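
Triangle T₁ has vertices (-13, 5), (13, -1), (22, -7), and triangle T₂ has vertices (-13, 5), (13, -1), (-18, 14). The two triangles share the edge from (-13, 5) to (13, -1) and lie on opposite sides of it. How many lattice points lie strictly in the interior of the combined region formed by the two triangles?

The union is the simple quadrilateral with vertices (-13, 5), (22, -7), (13, -1), (-18, 14) in order.
The shoelace formula gives twice the area as |[(-13)·(-7) − 22·5] + [22·(-1) − 13·(-7)] + [13·14 − (-18)·(-1)] + [(-18)·5 − (-13)·14]| = 306, so the area is 153.
Summing gcd(|Δx|,|Δy|) over the edges gives the boundary count: gcd(35,12) + gcd(9,6) + gcd(31,15) + gcd(5,9) = 1+3+1+1 = 6.
By Pick's theorem I = A − B/2 + 1 = 153 − 6/2 + 1 = 151.

151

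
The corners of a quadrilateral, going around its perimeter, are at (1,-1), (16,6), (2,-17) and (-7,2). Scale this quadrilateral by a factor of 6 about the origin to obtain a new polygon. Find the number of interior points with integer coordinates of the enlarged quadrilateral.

6685

The shoelace formula gives twice the area as |[1·6 − 16·(-1)] + [16·(-17) − 2·6] + [2·2 − (-7)·(-17)] + [(-7)·(-1) − 1·2]| = 372, so the area is 186.
Along each edge there are gcd(|Δx|,|Δy|)+1 lattice points, so counting each shared vertex once the boundary has gcd(15,7) + gcd(14,23) + gcd(9,19) + gcd(8,3) = 1+1+1+1 = 4.
Scaling by 6 multiplies the area by 6² = 36 (so the new area is 6696) and multiplies the boundary lattice-point count by 6, giving 24.
By Pick's theorem, the interior count of the dilated polygon is 6696 − 24/2 + 1 = 6685.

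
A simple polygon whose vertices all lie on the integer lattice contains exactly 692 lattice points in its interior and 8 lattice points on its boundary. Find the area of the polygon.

Pick's theorem states A = I + B/2 − 1, so A = 692 + 8/2 − 1 = 695.

695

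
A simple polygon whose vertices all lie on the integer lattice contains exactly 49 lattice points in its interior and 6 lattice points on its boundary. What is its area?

51

Pick's theorem states A = I + B/2 − 1, so A = 49 + 6/2 − 1 = 51.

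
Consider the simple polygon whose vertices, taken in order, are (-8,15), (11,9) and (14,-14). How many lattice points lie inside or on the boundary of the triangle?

212

The shoelace formula gives twice the area as |((-8)·9 − 11·15) + (11·(-14) − 14·9) + (14·15 − (-8)·(-14))| = 419, so the area is 419/2.
The number of boundary lattice points is Σ gcd(|Δx|,|Δy|) = gcd(19,6) + gcd(3,23) + gcd(22,29) = 1+1+1 = 3.
Pick's theorem gives I = A − B/2 + 1 = 419/2 − 3/2 + 1 = 209, so the closed region contains I + B = 209 + 3 = 212 lattice points.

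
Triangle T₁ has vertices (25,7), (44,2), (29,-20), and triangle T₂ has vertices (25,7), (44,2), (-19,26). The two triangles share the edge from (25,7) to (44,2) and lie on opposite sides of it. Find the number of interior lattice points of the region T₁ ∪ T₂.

The union is the simple quadrilateral with vertices (25,7), (29,-20), (44,2), (-19,26) in order.
The shoelace formula gives twice the area as |[25·(-20) − 29·7] + [29·2 − 44·(-20)] + [44·26 − (-19)·2] + [(-19)·7 − 25·26]| = 634, so the area is 317.
Summing gcd(|Δx|,|Δy|) over the edges gives the boundary count: gcd(4,27) + gcd(15,22) + gcd(63,24) + gcd(44,19) = 1+1+3+1 = 6.
By Pick's theorem I = A − B/2 + 1 = 317 − 6/2 + 1 = 315.

315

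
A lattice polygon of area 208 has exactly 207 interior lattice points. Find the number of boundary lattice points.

Pick's theorem gives A = I + B/2 − 1, so B = 2(A − I + 1) = 2(208 − 207 + 1) = 4.

4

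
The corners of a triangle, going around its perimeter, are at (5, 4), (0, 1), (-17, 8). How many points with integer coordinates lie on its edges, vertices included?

Summing gcd(|Δx|,|Δy|) over the edges gives the boundary count: gcd(5,3) + gcd(17,7) + gcd(22,4) = 1+1+2 = 4.

4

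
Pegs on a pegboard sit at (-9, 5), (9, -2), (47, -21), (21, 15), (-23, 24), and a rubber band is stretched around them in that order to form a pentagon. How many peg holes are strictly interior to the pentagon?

The shoelace formula gives twice the area as |((-9)·(-2) − 9·5) + (9·(-21) − 47·(-2)) + (47·15 − 21·(-21)) + (21·24 − (-23)·15) + ((-23)·5 − (-9)·24)| = 1974, so the area is 987.
Along each edge there are gcd(|Δx|,|Δy|)+1 lattice points, so counting each shared vertex once the boundary has gcd(18,7) + gcd(38,19) + gcd(26,36) + gcd(44,9) + gcd(14,19) = 1+19+2+1+1 = 24.
Pick's theorem gives I = A − B/2 + 1 = 987 − 24/2 + 1 = 976.

976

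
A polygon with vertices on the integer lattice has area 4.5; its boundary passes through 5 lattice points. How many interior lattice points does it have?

3

Pick's theorem A = I + B/2 − 1 rearranges to I = A − B/2 + 1 = 4.5 − 5/2 + 1 = 3.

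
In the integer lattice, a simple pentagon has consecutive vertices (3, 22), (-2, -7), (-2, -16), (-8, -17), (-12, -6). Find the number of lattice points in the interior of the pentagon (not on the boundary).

Using the shoelace formula, 2A = |[3·(-7) − (-2)·22] + [(-2)·(-16) − (-2)·(-7)] + [(-2)·(-17) − (-8)·(-16)] + [(-8)·(-6) − (-12)·(-17)] + [(-12)·22 − 3·(-6)]| = 455, so the area is 455/2.
Summing gcd(|Δx|,|Δy|) over the edges gives the boundary count: gcd(5,29) + gcd(0,9) + gcd(6,1) + gcd(4,11) + gcd(15,28) = 1+9+1+1+1 = 13.
By Pick's theorem A = I + B/2 − 1, so I = 455/2 − 13/2 + 1 = 222.

222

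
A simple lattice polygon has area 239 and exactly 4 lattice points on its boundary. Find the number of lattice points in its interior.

238

From Pick's theorem, I = A − B/2 + 1 = 239 − 4/2 + 1 = 238.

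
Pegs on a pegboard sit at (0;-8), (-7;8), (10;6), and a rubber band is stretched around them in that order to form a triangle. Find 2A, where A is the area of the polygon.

258

The shoelace formula gives twice the area as |(0·8 − (-7)·(-8)) + ((-7)·6 − 10·8) + (10·(-8) − 0·6)| = 258, so the area is 129.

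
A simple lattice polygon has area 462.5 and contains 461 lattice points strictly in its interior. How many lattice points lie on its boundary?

5

Pick's theorem gives A = I + B/2 − 1, so B = 2(A − I + 1) = 2(462.5 − 461 + 1) = 5.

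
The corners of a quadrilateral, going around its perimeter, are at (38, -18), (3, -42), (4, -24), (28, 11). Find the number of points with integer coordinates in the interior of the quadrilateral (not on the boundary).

Using the shoelace formula, 2A = |(38·(-42) − 3·(-18)) + (3·(-24) − 4·(-42)) + (4·11 − 28·(-24)) + (28·(-18) − 38·11)| = 1652, so the area is 826.
The number of boundary lattice points is Σ gcd(|Δx|,|Δy|) = gcd(35,24) + gcd(1,18) + gcd(24,35) + gcd(10,29) = 1+1+1+1 = 4.
Pick's theorem gives I = A − B/2 + 1 = 826 − 4/2 + 1 = 825.

825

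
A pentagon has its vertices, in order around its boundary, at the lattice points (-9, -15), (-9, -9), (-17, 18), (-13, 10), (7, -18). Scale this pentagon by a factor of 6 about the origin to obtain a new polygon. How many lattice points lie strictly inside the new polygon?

The shoelace formula gives twice the area as |((-9)·(-9) − (-9)·(-15)) + ((-9)·18 − (-17)·(-9)) + ((-17)·10 − (-13)·18) + ((-13)·(-18) − 7·10) + (7·(-15) − (-9)·(-18))| = 408, so the area is 204.
The number of boundary lattice points is Σ gcd(|Δx|,|Δy|) = gcd(0,6) + gcd(8,27) + gcd(4,8) + gcd(20,28) + gcd(16,3) = 6+1+4+4+1 = 16.
Scaling by 6 multiplies the area by 6² = 36 (so the new area is 7344) and multiplies the boundary lattice-point count by 6, giving 96.
By Pick's theorem, the interior count of the dilated polygon is 7344 − 96/2 + 1 = 7297.

7297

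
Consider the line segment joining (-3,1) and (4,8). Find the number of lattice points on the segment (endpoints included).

The number of lattice points on a segment between lattice points is gcd(|Δx|,|Δy|) + 1 = gcd(7,7) + 1 = 7 + 1 = 8.

8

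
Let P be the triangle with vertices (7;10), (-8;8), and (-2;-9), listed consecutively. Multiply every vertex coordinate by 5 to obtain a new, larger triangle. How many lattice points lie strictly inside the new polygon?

By the shoelace formula, twice the signed area is |[7·8 − (-8)·10] + [(-8)·(-9) − (-2)·8] + [(-2)·10 − 7·(-9)]| = 267, so the area is 267/2.
Summing gcd(|Δx|,|Δy|) over the edges gives the boundary count: gcd(15,2) + gcd(6,17) + gcd(9,19) = 1+1+1 = 3.
Scaling by 5 multiplies the area by 5² = 25 (so the new area is 6675/2) and multiplies the boundary lattice-point count by 5, giving 15.
By Pick's theorem, the interior count of the dilated polygon is 6675/2 − 15/2 + 1 = 3331.

3331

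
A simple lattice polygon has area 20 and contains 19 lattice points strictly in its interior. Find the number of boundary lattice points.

4

Pick's theorem gives A = I + B/2 − 1, so B = 2(A − I + 1) = 2(20 − 19 + 1) = 4.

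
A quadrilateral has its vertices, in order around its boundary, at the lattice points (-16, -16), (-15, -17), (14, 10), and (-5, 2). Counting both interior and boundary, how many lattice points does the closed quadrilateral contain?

158

The shoelace formula gives twice the area as |[(-16)·(-17) − (-15)·(-16)] + [(-15)·10 − 14·(-17)] + [14·2 − (-5)·10] + [(-5)·(-16) − (-16)·2]| = 310, so the area is 155.
Along each edge there are gcd(|Δx|,|Δy|)+1 lattice points, so counting each shared vertex once the boundary has gcd(1,1) + gcd(29,27) + gcd(19,8) + gcd(11,18) = 1+1+1+1 = 4.
Pick's theorem gives I = A − B/2 + 1 = 155 − 4/2 + 1 = 154, so the closed region contains I + B = 154 + 4 = 158 lattice points.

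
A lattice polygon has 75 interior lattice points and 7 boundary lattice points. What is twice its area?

155

By Pick's theorem, A = I + B/2 − 1 = 75 + 7/2 − 1 = 155/2.
Hence 2A = 155.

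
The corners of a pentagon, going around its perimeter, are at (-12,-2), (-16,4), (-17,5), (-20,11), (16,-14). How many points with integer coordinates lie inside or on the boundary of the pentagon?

144

Using the shoelace formula, 2A = |[(-12)·4 − (-16)·(-2)] + [(-16)·5 − (-17)·4] + [(-17)·11 − (-20)·5] + [(-20)·(-14) − 16·11] + [16·(-2) − (-12)·(-14)]| = 275, so the area is 137.5.
Summing gcd(|Δx|,|Δy|) over the edges gives the boundary count: gcd(4,6) + gcd(1,1) + gcd(3,6) + gcd(36,25) + gcd(28,12) = 2+1+3+1+4 = 11.
Pick's theorem gives I = A − B/2 + 1 = 137.5 − 11/2 + 1 = 133, so the closed region contains I + B = 133 + 11 = 144 lattice points.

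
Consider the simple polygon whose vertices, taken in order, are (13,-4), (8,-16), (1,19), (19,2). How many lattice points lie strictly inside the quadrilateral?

By the shoelace formula, twice the signed area is |(13·(-16) − 8·(-4)) + (8·19 − 1·(-16)) + (1·2 − 19·19) + (19·(-4) − 13·2)| = 469, so the area is 469/2.
The number of boundary lattice points is Σ gcd(|Δx|,|Δy|) = gcd(5,12) + gcd(7,35) + gcd(18,17) + gcd(6,6) = 1+7+1+6 = 15.
By Pick's theorem A = I + B/2 − 1, so I = 469/2 − 15/2 + 1 = 228.

228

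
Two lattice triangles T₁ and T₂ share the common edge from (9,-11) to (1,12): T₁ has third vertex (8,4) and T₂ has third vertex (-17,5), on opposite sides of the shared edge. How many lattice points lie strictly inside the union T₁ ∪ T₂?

282

The union is the simple quadrilateral with vertices (9,-11), (8,4), (1,12), (-17,5) in order.
The shoelace formula gives twice the area as |(9·4 − 8·(-11)) + (8·12 − 1·4) + (1·5 − (-17)·12) + ((-17)·(-11) − 9·5)| = 567, so the area is 567/2.
Summing gcd(|Δx|,|Δy|) over the edges gives the boundary count: gcd(1,15) + gcd(7,8) + gcd(18,7) + gcd(26,16) = 1+1+1+2 = 5.
By Pick's theorem I = A − B/2 + 1 = 567/2 − 5/2 + 1 = 282.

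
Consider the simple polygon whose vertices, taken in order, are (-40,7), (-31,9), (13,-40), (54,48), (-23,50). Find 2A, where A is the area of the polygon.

9407

Using the shoelace formula, 2A = |[(-40)·9 − (-31)·7] + [(-31)·(-40) − 13·9] + [13·48 − 54·(-40)] + [54·50 − (-23)·48] + [(-23)·7 − (-40)·50]| = 9407, so the area is 9407/2.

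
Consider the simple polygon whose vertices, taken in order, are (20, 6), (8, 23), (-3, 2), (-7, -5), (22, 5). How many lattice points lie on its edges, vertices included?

Along each edge there are gcd(|Δx|,|Δy|)+1 lattice points, so counting each shared vertex once the boundary has gcd(12,17) + gcd(11,21) + gcd(4,7) + gcd(29,10) + gcd(2,1) = 1+1+1+1+1 = 5.

5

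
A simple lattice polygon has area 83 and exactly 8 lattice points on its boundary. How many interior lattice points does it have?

From Pick's theorem, I = A − B/2 + 1 = 83 − 8/2 + 1 = 80.

80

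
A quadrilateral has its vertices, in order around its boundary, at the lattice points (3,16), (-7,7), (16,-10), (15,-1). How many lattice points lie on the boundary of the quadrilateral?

4

Along each edge there are gcd(|Δx|,|Δy|)+1 lattice points, so counting each shared vertex once the boundary has gcd(10,9) + gcd(23,17) + gcd(1,9) + gcd(12,17) = 1+1+1+1 = 4.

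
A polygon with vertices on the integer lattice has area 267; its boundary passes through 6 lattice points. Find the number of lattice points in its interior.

265

From Pick's theorem, I = A − B/2 + 1 = 267 − 6/2 + 1 = 265.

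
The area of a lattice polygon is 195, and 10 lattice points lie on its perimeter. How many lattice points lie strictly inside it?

191

Pick's theorem A = I + B/2 − 1 rearranges to I = A − B/2 + 1 = 195 − 10/2 + 1 = 191.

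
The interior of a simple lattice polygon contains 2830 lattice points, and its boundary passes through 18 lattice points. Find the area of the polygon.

2838

By Pick's theorem, A = I + B/2 − 1 = 2830 + 18/2 − 1 = 2838.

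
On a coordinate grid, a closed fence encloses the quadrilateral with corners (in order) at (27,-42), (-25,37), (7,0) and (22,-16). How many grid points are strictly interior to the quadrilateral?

The shoelace formula gives twice the area as |(27·37 − (-25)·(-42)) + ((-25)·0 − 7·37) + (7·(-16) − 22·0) + (22·(-42) − 27·(-16))| = 914, so the area is 457.
Summing gcd(|Δx|,|Δy|) over the edges gives the boundary count: gcd(52,79) + gcd(32,37) + gcd(15,16) + gcd(5,26) = 1+1+1+1 = 4.
Pick's theorem gives I = A − B/2 + 1 = 457 − 4/2 + 1 = 456.

456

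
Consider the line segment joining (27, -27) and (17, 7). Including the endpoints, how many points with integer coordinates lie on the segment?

3

The number of lattice points on a segment between lattice points is gcd(|Δx|,|Δy|) + 1 = gcd(10,34) + 1 = 2 + 1 = 3.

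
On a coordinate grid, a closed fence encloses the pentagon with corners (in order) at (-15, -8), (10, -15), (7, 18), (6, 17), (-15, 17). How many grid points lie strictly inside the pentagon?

The shoelace formula gives twice the area as |((-15)·(-15) − 10·(-8)) + (10·18 − 7·(-15)) + (7·17 − 6·18) + (6·17 − (-15)·17) + ((-15)·(-8) − (-15)·17)| = 1333, so the area is 1333/2.
Along each edge there are gcd(|Δx|,|Δy|)+1 lattice points, so counting each shared vertex once the boundary has gcd(25,7) + gcd(3,33) + gcd(1,1) + gcd(21,0) + gcd(0,25) = 1+3+1+21+25 = 51.
Pick's theorem gives I = A − B/2 + 1 = 1333/2 − 51/2 + 1 = 642.

642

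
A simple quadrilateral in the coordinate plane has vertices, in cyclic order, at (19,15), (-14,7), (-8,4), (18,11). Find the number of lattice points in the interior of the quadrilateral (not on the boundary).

The shoelace formula gives twice the area as |(19·7 − (-14)·15) + ((-14)·4 − (-8)·7) + ((-8)·11 − 18·4) + (18·15 − 19·11)| = 244, so the area is 122.
Along each edge there are gcd(|Δx|,|Δy|)+1 lattice points, so counting each shared vertex once the boundary has gcd(33,8) + gcd(6,3) + gcd(26,7) + gcd(1,4) = 1+3+1+1 = 6.
Pick's theorem gives I = A − B/2 + 1 = 122 − 6/2 + 1 = 120.

120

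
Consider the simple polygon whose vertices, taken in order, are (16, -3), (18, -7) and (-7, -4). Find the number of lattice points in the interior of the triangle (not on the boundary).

46

By the shoelace formula, twice the signed area is |[16·(-7) − 18·(-3)] + [18·(-4) − (-7)·(-7)] + [(-7)·(-3) − 16·(-4)]| = 94, so the area is 47.
The number of boundary lattice points is Σ gcd(|Δx|,|Δy|) = gcd(2,4) + gcd(25,3) + gcd(23,1) = 2+1+1 = 4.
Pick's theorem gives I = A − B/2 + 1 = 47 − 4/2 + 1 = 46.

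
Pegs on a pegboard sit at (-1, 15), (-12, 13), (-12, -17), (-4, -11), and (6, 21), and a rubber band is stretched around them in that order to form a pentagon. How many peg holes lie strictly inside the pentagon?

325

By the shoelace formula, twice the signed area is |((-1)·13 − (-12)·15) + ((-12)·(-17) − (-12)·13) + ((-12)·(-11) − (-4)·(-17)) + ((-4)·21 − 6·(-11)) + (6·15 − (-1)·21)| = 684, so the area is 342.
Along each edge there are gcd(|Δx|,|Δy|)+1 lattice points, so counting each shared vertex once the boundary has gcd(11,2) + gcd(0,30) + gcd(8,6) + gcd(10,32) + gcd(7,6) = 1+30+2+2+1 = 36.
By Pick's theorem A = I + B/2 − 1, so I = 342 − 36/2 + 1 = 325.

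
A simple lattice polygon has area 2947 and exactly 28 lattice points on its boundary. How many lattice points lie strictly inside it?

Pick's theorem A = I + B/2 − 1 rearranges to I = A − B/2 + 1 = 2947 − 28/2 + 1 = 2934.

2934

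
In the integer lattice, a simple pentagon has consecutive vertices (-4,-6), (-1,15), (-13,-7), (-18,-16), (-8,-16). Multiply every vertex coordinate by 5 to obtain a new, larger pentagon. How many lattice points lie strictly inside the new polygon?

4481

Using the shoelace formula, 2A = |((-4)·15 − (-1)·(-6)) + ((-1)·(-7) − (-13)·15) + ((-13)·(-16) − (-18)·(-7)) + ((-18)·(-16) − (-8)·(-16)) + ((-8)·(-6) − (-4)·(-16))| = 362, so the area is 181.
Summing gcd(|Δx|,|Δy|) over the edges gives the boundary count: gcd(3,21) + gcd(12,22) + gcd(5,9) + gcd(10,0) + gcd(4,10) = 3+2+1+10+2 = 18.
Scaling by 5 multiplies the area by 5² = 25 (so the new area is 4525) and multiplies the boundary lattice-point count by 5, giving 90.
By Pick's theorem, the interior count of the dilated polygon is 4525 − 90/2 + 1 = 4481.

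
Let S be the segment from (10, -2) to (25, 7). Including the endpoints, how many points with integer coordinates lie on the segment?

The number of lattice points on a segment between lattice points is gcd(|Δx|,|Δy|) + 1 = gcd(15,9) + 1 = 3 + 1 = 4.

4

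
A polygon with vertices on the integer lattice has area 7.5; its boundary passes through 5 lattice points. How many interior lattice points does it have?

Pick's theorem A = I + B/2 − 1 rearranges to I = A − B/2 + 1 = 7.5 − 5/2 + 1 = 6.

6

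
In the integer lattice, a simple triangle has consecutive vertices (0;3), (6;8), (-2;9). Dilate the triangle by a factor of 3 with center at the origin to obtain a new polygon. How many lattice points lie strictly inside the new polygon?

202

By the shoelace formula, twice the signed area is |[0·8 − 6·3] + [6·9 − (-2)·8] + [(-2)·3 − 0·9]| = 46, so the area is 23.
Along each edge there are gcd(|Δx|,|Δy|)+1 lattice points, so counting each shared vertex once the boundary has gcd(6,5) + gcd(8,1) + gcd(2,6) = 1+1+2 = 4.
Scaling by 3 multiplies the area by 3² = 9 (so the new area is 207) and multiplies the boundary lattice-point count by 3, giving 12.
By Pick's theorem, the interior count of the dilated polygon is 207 − 12/2 + 1 = 202.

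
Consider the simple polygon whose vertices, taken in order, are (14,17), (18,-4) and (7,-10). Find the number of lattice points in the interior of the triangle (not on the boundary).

127

By the shoelace formula, twice the signed area is |(14·(-4) − 18·17) + (18·(-10) − 7·(-4)) + (7·17 − 14·(-10))| = 255, so the area is 255/2.
The number of boundary lattice points is Σ gcd(|Δx|,|Δy|) = gcd(4,21) + gcd(11,6) + gcd(7,27) = 1+1+1 = 3.
By Pick's theorem A = I + B/2 − 1, so I = 255/2 − 3/2 + 1 = 127.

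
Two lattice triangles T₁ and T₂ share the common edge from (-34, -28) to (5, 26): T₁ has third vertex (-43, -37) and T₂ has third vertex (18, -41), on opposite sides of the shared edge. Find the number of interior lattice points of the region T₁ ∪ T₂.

The union is the simple quadrilateral with vertices (-34, -28), (-43, -37), (5, 26), (18, -41) in order.
The shoelace formula gives twice the area as |((-34)·(-37) − (-43)·(-28)) + ((-43)·26 − 5·(-37)) + (5·(-41) − 18·26) + (18·(-28) − (-34)·(-41))| = 3450, so the area is 1725.
The number of boundary lattice points is Σ gcd(|Δx|,|Δy|) = gcd(9,9) + gcd(48,63) + gcd(13,67) + gcd(52,13) = 9+3+1+13 = 26.
By Pick's theorem I = A − B/2 + 1 = 1725 − 26/2 + 1 = 1713.

1713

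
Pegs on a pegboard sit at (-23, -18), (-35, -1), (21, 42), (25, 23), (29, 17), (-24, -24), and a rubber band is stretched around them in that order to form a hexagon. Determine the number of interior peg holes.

Using the shoelace formula, 2A = |[(-23)·(-1) − (-35)·(-18)] + [(-35)·42 − 21·(-1)] + [21·23 − 25·42] + [25·17 − 29·23] + [29·(-24) − (-24)·17] + [(-24)·(-18) − (-23)·(-24)]| = 3273, so the area is 1636.5.
The number of boundary lattice points is Σ gcd(|Δx|,|Δy|) = gcd(12,17) + gcd(56,43) + gcd(4,19) + gcd(4,6) + gcd(53,41) + gcd(1,6) = 1+1+1+2+1+1 = 7.
By Pick's theorem A = I + B/2 − 1, so I = 1636.5 − 7/2 + 1 = 1634.

1634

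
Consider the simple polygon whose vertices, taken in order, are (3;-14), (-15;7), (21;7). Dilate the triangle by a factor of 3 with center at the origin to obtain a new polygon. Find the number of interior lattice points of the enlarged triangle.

Using the shoelace formula, 2A = |(3·7 − (-15)·(-14)) + ((-15)·7 − 21·7) + (21·(-14) − 3·7)| = 756, so the area is 378.
Along each edge there are gcd(|Δx|,|Δy|)+1 lattice points, so counting each shared vertex once the boundary has gcd(18,21) + gcd(36,0) + gcd(18,21) = 3+36+3 = 42.
Scaling by 3 multiplies the area by 3² = 9 (so the new area is 3402) and multiplies the boundary lattice-point count by 3, giving 126.
By Pick's theorem, the interior count of the dilated polygon is 3402 − 126/2 + 1 = 3340.

3340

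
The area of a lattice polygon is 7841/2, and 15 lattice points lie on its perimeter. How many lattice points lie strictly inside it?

3914

Pick's theorem A = I + B/2 − 1 rearranges to I = A − B/2 + 1 = 7841/2 − 15/2 + 1 = 3914.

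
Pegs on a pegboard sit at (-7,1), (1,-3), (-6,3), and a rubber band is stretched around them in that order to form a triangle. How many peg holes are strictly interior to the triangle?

The shoelace formula gives twice the area as |[(-7)·(-3) − 1·1] + [1·3 − (-6)·(-3)] + [(-6)·1 − (-7)·3]| = 20, so the area is 10.
Along each edge there are gcd(|Δx|,|Δy|)+1 lattice points, so counting each shared vertex once the boundary has gcd(8,4) + gcd(7,6) + gcd(1,2) = 4+1+1 = 6.
By Pick's theorem A = I + B/2 − 1, so I = 10 − 6/2 + 1 = 8.

8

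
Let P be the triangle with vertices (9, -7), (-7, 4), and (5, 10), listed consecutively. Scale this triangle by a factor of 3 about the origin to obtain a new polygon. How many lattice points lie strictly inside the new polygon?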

# TASK TO COMPLETE
The answer should consist only of the lines from the one containing "The area of a lattice polygon is 7841/2, and" through the last line of the data, given again exactly.

# ANSWER BELOW
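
The area of a lattice polygon is 7841/2, and 15 lattice points lie on its perimeter. How many lattice points lie strictly inside it?

3914

Pick's theorem A = I + B/2 − 1 rearranges to I = A − B/2 + 1 = 7841/2 − 15/2 + 1 = 3914.

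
Pegs on a pegboard sit at (-7,1), (1,-3), (-6,3), and a rubber band is stretched around them in that order to form a triangle. How many peg holes are strictly interior to the triangle?

The shoelace formula gives twice the area as |[(-7)·(-3) − 1·1] + [1·3 − (-6)·(-3)] + [(-6)·1 − (-7)·3]| = 20, so the area is 10.
Along each edge there are gcd(|Δx|,|Δy|)+1 lattice points, so counting each shared vertex once the boundary has gcd(8,4) + gcd(7,6) + gcd(1,2) = 4+1+1 = 6.
By Pick's theorem A = I + B/2 − 1, so I = 10 − 6/2 + 1 = 8.

8

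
Let P be the triangle with vertices (9, -7), (-7, 4), and (5, 10), listed consecutively. Scale this triangle by a factor of 3 about the origin to obtain a new polygon. How many lattice points lie strictly inside the new polygon?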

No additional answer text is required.